Exercise objective
Output the data below in full, character for character.

Dataset entries:
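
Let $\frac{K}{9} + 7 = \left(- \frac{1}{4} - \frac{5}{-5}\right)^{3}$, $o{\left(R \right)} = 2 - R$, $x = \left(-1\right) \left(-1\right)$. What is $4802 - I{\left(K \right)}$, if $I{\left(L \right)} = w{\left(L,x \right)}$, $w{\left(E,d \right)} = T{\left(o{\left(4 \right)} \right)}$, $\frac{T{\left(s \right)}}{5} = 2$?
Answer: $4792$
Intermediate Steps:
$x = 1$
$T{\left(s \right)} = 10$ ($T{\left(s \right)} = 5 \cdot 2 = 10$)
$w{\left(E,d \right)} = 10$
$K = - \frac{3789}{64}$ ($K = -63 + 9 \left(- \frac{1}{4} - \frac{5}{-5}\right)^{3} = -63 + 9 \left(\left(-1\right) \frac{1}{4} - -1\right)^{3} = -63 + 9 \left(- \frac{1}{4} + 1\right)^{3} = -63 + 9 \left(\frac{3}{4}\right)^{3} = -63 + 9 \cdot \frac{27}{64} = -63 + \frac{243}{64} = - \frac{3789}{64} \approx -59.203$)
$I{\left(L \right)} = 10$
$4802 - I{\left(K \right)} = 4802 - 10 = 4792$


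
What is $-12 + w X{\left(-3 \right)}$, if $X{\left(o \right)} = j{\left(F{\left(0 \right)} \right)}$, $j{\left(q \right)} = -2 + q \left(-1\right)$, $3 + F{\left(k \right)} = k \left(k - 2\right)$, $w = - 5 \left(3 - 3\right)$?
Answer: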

Exercise output
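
Let $\frac{K}{9} + 7 = \left(- \frac{1}{4} - \frac{5}{-5}\right)^{3}$, $o{\left(R \right)} = 2 - R$, $x = \left(-1\right) \left(-1\right)$. What is $4802 - I{\left(K \right)}$, if $I{\left(L \right)} = w{\left(L,x \right)}$, $w{\left(E,d \right)} = T{\left(o{\left(4 \right)} \right)}$, $\frac{T{\left(s \right)}}{5} = 2$?
Answer: $4792$
Intermediate Steps:
$x = 1$
$T{\left(s \right)} = 10$ ($T{\left(s \right)} = 5 \cdot 2 = 10$)
$w{\left(E,d \right)} = 10$
$K = - \frac{3789}{64}$ ($K = -63 + 9 \left(- \frac{1}{4} - \frac{5}{-5}\right)^{3} = -63 + 9 \left(\left(-1\right) \frac{1}{4} - -1\right)^{3} = -63 + 9 \left(- \frac{1}{4} + 1\right)^{3} = -63 + 9 \left(\frac{3}{4}\right)^{3} = -63 + 9 \cdot \frac{27}{64} = -63 + \frac{243}{64} = - \frac{3789}{64} \approx -59.203$)
$I{\left(L \right)} = 10$
$4802 - I{\left(K \right)} = 4802 - 10 = 4792$


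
What is $-12 + w X{\left(-3 \right)}$, if $X{\left(o \right)} = j{\left(F{\left(0 \right)} \right)}$, $j{\left(q \right)} = -2 + q \left(-1\right)$, $3 + F{\left(k \right)} = k \left(k - 2\right)$, $w = - 5 \left(3 - 3\right)$?
Answer: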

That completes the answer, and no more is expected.